▸ **WHAT IS NEEDED**:
From the data below, return the exact lines starting at the line containing "The following progression begins in G major" and ending at the line containing "Am – Dm – F – Dm – Am – Bb – Gm – Dm", both included, and nothing else.

[Stored data]
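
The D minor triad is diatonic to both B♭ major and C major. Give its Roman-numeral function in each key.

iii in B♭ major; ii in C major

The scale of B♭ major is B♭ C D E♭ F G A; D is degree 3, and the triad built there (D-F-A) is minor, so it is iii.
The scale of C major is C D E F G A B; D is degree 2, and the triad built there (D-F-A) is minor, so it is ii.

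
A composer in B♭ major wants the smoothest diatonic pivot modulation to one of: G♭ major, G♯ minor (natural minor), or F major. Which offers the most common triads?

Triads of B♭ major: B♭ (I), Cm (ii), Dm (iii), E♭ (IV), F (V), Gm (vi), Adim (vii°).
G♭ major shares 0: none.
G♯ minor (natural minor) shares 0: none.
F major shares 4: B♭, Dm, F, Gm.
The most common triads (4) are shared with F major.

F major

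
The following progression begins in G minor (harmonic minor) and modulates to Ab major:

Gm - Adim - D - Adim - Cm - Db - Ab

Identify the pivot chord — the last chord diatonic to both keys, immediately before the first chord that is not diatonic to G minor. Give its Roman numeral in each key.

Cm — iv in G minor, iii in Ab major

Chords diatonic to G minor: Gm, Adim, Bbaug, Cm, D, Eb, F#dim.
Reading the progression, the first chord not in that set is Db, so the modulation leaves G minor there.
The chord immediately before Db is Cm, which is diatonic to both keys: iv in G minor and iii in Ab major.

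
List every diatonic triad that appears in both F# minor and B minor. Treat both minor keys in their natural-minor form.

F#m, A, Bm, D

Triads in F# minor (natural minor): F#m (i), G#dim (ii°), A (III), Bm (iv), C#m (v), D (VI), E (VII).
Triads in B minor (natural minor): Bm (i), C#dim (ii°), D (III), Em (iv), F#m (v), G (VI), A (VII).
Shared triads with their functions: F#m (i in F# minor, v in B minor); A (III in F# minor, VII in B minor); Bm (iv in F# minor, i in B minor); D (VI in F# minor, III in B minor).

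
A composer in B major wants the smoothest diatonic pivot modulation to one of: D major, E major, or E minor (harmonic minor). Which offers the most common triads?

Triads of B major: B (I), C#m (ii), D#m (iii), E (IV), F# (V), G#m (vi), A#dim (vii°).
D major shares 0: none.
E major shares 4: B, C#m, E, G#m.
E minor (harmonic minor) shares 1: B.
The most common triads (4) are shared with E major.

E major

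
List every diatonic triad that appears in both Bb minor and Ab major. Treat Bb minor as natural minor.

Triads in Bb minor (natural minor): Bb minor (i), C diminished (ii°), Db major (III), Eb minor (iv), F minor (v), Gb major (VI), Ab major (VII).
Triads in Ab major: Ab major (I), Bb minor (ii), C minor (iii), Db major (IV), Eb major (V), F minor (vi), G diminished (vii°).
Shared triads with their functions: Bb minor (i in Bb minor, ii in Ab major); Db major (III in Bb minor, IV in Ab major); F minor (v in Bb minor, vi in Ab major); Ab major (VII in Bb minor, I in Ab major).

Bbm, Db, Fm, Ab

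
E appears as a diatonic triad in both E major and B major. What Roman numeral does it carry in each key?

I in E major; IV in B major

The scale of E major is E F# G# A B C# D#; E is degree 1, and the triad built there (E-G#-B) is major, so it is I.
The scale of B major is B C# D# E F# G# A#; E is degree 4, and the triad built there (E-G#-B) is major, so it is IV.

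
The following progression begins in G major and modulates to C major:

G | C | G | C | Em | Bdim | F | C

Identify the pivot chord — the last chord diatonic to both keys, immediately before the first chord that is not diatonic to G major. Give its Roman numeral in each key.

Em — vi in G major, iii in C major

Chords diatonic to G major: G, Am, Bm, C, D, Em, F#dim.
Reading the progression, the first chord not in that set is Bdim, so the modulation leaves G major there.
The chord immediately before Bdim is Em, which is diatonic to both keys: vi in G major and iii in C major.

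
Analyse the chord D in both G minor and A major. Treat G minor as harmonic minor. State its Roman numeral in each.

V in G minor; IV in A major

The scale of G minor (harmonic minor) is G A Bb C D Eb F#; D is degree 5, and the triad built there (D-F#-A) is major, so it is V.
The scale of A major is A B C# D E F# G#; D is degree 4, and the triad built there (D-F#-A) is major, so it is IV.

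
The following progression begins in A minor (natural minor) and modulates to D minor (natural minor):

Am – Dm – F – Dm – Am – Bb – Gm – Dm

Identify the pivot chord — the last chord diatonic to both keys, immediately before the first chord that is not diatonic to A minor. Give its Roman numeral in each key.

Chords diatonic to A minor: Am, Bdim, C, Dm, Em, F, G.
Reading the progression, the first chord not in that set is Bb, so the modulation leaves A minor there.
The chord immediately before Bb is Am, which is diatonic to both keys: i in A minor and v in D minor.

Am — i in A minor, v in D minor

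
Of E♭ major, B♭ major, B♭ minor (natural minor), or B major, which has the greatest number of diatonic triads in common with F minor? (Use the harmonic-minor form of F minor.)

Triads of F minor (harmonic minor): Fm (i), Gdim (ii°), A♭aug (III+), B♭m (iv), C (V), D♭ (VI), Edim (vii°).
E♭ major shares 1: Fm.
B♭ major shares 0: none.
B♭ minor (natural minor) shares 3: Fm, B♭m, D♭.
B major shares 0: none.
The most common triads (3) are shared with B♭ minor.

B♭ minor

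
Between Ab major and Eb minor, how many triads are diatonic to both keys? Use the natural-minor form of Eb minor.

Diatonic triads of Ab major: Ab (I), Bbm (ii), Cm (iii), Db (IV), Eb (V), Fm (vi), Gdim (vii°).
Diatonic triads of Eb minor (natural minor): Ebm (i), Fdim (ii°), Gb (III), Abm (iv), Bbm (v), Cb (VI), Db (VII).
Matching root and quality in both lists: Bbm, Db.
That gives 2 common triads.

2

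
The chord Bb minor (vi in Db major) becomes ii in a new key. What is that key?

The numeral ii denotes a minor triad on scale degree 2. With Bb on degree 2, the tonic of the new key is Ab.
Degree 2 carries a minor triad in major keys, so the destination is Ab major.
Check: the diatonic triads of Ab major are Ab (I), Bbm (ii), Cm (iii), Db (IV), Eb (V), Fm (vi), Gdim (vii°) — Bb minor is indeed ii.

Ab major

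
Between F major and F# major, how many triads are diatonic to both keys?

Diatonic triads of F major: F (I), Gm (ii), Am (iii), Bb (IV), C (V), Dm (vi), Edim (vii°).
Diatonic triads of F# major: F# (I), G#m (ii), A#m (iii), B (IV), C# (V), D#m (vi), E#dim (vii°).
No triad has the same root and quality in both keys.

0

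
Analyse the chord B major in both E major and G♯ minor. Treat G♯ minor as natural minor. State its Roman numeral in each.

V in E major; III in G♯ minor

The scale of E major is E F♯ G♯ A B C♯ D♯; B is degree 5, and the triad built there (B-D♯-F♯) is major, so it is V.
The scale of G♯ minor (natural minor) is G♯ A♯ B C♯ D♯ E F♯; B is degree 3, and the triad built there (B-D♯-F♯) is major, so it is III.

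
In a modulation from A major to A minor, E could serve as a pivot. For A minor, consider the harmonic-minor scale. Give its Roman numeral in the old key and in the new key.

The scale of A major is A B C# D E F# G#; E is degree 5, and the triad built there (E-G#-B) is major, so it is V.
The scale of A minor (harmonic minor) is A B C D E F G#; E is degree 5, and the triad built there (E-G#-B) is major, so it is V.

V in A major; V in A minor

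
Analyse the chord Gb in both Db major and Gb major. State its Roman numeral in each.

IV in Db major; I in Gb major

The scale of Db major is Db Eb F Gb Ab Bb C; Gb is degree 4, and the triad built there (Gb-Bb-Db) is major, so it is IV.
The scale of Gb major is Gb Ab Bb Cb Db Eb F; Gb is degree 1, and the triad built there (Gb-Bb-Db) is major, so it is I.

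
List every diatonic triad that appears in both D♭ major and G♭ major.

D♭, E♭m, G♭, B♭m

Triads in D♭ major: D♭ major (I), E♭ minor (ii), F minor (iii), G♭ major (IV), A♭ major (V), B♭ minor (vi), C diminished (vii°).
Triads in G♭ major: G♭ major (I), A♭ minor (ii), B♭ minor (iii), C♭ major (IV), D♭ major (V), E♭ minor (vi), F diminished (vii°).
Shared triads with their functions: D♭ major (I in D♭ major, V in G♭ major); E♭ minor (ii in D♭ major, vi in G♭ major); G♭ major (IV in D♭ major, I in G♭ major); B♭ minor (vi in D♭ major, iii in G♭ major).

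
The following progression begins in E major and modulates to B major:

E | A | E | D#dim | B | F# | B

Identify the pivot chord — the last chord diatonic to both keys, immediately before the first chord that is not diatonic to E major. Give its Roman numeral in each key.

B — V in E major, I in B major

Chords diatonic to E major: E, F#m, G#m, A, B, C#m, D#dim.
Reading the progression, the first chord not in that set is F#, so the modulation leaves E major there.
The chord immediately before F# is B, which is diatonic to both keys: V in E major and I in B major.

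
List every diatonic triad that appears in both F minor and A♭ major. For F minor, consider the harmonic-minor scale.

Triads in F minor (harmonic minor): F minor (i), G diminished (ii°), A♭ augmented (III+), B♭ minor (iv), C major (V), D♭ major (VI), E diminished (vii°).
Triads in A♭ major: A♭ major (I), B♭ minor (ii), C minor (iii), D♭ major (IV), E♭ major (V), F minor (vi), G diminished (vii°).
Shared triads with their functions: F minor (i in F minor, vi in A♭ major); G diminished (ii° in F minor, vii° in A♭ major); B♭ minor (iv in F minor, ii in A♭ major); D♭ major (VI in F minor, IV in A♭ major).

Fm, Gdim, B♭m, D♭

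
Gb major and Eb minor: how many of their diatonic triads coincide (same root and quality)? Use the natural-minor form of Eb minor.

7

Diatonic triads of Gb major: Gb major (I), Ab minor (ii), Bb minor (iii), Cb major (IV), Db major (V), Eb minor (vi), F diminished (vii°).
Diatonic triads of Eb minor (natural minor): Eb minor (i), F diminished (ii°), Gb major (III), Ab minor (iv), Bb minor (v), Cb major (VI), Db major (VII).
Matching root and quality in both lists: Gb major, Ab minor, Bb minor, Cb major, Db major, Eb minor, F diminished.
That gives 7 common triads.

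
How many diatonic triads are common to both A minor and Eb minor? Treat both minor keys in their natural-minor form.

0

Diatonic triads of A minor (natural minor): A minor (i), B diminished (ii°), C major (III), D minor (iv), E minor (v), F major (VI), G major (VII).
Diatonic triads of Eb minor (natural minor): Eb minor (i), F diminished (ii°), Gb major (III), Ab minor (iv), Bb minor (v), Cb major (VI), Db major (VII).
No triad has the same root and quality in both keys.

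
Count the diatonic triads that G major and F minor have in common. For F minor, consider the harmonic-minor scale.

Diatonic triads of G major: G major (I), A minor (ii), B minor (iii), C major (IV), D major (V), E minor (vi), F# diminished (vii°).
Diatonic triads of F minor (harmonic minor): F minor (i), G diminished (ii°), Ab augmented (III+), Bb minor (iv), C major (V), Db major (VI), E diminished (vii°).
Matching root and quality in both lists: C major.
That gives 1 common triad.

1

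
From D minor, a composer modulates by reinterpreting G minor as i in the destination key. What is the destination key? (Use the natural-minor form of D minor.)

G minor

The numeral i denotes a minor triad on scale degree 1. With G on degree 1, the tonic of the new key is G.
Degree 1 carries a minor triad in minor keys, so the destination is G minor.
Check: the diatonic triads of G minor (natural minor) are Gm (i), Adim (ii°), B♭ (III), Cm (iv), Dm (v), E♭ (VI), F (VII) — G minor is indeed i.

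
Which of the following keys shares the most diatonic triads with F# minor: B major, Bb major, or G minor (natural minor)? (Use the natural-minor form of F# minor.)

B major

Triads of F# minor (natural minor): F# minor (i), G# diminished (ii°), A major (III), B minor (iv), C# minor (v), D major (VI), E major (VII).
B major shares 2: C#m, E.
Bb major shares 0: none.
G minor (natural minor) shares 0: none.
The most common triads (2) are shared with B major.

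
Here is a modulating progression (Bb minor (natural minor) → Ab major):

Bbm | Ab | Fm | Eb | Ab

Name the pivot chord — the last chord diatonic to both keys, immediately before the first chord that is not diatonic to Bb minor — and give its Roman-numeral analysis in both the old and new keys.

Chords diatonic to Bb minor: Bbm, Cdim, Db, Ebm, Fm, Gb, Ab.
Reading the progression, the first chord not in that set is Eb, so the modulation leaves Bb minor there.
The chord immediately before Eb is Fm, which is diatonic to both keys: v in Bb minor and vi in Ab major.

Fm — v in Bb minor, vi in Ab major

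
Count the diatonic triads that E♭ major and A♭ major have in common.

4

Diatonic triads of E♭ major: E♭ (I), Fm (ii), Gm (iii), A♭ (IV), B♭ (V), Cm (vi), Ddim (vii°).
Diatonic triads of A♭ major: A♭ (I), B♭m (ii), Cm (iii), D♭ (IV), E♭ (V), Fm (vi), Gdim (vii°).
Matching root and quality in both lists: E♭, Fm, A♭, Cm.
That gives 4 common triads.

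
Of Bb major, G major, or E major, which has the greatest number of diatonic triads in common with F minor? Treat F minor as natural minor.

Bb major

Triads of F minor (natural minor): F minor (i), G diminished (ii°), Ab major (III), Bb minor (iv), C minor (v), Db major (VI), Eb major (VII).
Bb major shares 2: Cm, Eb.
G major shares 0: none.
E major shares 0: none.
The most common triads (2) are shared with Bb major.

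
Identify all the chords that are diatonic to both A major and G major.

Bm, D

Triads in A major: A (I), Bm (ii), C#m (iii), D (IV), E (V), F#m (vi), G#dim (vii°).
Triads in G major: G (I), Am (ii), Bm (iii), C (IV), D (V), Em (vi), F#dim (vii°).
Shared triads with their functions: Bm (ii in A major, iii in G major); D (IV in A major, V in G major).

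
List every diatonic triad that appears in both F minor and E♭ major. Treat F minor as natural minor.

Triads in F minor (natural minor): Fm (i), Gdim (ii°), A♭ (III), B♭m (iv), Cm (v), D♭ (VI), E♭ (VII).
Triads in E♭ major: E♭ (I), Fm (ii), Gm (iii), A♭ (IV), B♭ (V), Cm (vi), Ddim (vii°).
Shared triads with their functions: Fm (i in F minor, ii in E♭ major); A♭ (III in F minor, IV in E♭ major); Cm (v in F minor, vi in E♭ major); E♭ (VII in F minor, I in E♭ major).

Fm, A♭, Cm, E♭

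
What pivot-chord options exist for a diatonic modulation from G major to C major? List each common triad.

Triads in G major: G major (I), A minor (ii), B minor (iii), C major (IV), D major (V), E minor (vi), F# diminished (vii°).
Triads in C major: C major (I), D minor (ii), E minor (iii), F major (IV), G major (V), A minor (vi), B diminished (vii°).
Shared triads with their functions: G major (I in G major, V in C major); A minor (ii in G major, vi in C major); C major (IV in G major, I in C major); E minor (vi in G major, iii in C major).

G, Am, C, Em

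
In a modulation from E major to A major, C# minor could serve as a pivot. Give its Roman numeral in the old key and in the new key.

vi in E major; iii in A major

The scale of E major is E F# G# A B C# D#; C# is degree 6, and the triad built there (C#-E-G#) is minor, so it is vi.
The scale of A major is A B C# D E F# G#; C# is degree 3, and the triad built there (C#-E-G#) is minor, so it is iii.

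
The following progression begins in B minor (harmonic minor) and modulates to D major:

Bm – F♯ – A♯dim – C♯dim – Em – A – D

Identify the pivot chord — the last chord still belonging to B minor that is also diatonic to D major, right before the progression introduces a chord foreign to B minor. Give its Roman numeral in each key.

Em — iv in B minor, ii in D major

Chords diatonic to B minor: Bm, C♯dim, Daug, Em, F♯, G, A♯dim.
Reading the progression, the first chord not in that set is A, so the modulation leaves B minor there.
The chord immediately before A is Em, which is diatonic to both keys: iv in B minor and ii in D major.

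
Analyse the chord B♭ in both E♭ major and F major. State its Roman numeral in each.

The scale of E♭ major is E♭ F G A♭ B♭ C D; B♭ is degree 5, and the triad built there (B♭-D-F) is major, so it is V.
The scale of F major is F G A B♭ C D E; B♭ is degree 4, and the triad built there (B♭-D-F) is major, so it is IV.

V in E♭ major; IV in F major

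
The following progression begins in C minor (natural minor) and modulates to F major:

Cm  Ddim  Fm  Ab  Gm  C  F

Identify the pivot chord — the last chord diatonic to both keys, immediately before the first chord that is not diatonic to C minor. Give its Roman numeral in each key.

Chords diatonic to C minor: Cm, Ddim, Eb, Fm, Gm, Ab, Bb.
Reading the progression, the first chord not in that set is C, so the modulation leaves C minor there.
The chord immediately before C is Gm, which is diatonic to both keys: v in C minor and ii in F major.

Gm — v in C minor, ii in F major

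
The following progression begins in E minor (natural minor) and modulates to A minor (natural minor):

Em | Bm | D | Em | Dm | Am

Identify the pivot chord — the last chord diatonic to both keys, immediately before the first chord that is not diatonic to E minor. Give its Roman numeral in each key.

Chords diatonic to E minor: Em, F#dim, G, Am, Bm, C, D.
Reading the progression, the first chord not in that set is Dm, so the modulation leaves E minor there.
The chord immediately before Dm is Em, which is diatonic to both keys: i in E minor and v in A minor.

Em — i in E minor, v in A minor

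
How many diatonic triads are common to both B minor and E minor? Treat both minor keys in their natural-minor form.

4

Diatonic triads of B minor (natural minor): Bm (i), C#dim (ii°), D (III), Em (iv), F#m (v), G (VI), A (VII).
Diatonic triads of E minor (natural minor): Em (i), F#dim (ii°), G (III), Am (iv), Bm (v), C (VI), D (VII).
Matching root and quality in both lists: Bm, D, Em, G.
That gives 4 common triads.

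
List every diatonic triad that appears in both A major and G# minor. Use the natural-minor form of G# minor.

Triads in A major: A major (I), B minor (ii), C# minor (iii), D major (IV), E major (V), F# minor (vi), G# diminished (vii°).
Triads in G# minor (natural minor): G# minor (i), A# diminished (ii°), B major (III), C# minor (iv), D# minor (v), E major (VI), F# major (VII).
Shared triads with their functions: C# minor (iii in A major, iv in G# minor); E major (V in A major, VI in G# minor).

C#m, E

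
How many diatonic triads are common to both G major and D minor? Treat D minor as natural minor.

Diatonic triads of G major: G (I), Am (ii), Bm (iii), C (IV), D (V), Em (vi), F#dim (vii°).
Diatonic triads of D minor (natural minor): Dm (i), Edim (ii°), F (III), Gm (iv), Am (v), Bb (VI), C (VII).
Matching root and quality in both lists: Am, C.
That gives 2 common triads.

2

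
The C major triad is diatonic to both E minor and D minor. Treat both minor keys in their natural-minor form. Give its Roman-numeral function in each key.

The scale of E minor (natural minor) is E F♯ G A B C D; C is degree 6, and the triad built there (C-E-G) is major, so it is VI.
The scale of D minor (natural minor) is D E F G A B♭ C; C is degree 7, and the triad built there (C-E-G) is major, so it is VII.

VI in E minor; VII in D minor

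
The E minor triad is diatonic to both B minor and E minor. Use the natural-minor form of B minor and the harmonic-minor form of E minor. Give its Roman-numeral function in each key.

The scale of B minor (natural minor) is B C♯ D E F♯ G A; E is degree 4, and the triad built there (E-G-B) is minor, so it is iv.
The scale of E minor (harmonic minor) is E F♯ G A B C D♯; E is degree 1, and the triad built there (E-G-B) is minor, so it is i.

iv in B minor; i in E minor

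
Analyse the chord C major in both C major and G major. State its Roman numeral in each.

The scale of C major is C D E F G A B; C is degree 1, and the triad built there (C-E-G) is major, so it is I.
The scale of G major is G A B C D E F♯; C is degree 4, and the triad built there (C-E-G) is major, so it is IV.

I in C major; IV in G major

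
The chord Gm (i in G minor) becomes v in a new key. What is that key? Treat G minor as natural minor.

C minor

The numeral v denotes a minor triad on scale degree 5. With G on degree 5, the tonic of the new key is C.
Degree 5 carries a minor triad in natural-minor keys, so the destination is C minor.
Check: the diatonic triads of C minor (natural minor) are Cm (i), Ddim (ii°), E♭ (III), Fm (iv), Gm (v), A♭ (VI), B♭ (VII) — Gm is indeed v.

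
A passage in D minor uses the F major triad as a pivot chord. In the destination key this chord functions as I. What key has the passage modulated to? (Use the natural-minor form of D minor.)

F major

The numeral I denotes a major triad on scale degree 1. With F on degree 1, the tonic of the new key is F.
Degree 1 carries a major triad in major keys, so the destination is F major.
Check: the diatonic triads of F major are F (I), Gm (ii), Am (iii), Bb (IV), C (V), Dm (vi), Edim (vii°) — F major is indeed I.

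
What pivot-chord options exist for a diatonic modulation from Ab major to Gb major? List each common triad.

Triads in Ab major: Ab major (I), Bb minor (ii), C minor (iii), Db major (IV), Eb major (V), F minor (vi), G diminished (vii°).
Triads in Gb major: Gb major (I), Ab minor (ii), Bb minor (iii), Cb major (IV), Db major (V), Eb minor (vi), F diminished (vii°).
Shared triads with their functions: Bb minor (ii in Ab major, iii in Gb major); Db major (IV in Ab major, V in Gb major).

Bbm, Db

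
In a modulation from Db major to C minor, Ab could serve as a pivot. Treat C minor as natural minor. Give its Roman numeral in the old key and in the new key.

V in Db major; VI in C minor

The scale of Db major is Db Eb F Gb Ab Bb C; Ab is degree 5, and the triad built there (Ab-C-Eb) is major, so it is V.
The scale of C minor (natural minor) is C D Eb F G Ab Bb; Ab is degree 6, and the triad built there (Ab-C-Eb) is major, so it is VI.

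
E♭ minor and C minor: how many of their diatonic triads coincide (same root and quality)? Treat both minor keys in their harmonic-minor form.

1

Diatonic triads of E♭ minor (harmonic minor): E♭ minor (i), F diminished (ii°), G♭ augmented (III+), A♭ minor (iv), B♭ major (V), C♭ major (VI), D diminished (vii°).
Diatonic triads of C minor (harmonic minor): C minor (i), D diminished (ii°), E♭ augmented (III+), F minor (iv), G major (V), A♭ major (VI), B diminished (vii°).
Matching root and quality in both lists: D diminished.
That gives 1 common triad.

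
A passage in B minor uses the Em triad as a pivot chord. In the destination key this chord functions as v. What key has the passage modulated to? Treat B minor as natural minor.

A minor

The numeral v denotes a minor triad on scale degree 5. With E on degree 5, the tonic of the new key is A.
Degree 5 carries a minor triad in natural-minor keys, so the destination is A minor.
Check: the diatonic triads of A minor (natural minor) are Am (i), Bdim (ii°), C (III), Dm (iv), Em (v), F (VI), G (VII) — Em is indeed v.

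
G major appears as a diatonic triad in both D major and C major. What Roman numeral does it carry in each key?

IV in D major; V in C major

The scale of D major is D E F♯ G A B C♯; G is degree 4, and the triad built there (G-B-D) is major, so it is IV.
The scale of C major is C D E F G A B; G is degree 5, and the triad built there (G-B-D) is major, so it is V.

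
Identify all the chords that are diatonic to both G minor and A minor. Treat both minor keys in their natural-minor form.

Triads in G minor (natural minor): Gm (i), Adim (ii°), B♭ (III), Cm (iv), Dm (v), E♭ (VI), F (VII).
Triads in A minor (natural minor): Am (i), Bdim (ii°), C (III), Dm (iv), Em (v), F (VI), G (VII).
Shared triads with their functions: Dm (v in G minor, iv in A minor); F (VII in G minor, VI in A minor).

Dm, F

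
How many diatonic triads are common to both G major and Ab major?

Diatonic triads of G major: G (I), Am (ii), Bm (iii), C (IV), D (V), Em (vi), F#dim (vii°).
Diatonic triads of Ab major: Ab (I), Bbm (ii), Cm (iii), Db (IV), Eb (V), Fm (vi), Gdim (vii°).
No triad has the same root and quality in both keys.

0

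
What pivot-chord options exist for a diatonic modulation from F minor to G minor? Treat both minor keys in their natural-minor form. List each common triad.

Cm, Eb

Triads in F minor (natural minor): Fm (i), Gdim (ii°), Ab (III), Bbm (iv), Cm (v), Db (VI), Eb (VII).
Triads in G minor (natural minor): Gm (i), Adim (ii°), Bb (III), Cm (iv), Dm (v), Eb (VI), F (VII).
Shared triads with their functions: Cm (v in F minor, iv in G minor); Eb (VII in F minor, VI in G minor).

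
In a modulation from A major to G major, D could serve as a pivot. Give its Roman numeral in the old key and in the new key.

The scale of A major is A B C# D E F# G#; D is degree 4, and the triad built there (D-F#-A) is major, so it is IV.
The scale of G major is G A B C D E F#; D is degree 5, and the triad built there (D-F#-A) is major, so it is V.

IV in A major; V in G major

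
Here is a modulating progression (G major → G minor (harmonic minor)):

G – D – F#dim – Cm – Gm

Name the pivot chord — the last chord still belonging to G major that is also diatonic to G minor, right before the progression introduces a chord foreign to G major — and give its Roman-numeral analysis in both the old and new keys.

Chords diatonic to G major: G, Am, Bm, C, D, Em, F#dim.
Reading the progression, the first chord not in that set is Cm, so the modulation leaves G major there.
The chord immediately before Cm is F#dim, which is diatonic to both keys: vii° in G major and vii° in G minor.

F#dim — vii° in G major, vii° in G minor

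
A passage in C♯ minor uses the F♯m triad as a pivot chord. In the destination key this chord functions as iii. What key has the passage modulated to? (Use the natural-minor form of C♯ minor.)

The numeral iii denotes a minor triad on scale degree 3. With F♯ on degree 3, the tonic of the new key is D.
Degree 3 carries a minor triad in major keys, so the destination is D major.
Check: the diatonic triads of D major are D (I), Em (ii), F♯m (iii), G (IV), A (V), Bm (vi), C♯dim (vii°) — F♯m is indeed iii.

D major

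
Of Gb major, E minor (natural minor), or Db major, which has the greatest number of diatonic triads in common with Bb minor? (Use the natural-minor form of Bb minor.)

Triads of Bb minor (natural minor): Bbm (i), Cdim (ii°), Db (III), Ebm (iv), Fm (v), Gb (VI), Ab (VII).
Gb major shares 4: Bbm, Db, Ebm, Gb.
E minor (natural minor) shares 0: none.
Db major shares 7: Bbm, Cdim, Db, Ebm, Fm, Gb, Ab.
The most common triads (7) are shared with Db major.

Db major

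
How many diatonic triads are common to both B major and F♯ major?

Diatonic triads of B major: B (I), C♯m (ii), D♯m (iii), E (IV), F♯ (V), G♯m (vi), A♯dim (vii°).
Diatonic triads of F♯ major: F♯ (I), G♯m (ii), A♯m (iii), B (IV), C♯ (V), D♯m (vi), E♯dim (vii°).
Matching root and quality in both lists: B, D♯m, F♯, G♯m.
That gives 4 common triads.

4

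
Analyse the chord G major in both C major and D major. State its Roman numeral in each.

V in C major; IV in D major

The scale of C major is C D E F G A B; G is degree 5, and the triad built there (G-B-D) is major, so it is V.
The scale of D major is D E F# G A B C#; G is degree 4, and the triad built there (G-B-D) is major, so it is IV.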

▸ **EXERCISE RESULT**:
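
The following progression begins in G major and modulates to C major:

G | C | G | C | Em | Bdim | F | C

Identify the pivot chord — the last chord diatonic to both keys, immediately before the first chord that is not diatonic to G major. Give its Roman numeral in each key.

Em — vi in G major, iii in C major

Chords diatonic to G major: G, Am, Bm, C, D, Em, F#dim.
Reading the progression, the first chord not in that set is Bdim, so the modulation leaves G major there.
The chord immediately before Bdim is Em, which is diatonic to both keys: vi in G major and iii in C major.

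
Analyse the chord D in both G minor and A major. Treat G minor as harmonic minor. State its Roman numeral in each.

V in G minor; IV in A major

The scale of G minor (harmonic minor) is G A Bb C D Eb F#; D is degree 5, and the triad built there (D-F#-A) is major, so it is V.
The scale of A major is A B C# D E F# G#; D is degree 4, and the triad built there (D-F#-A) is major, so it is IV.

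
The following progression begins in A minor (natural minor) and modulates to D minor (natural minor):

Am – Dm – F – Dm – Am – Bb – Gm – Dm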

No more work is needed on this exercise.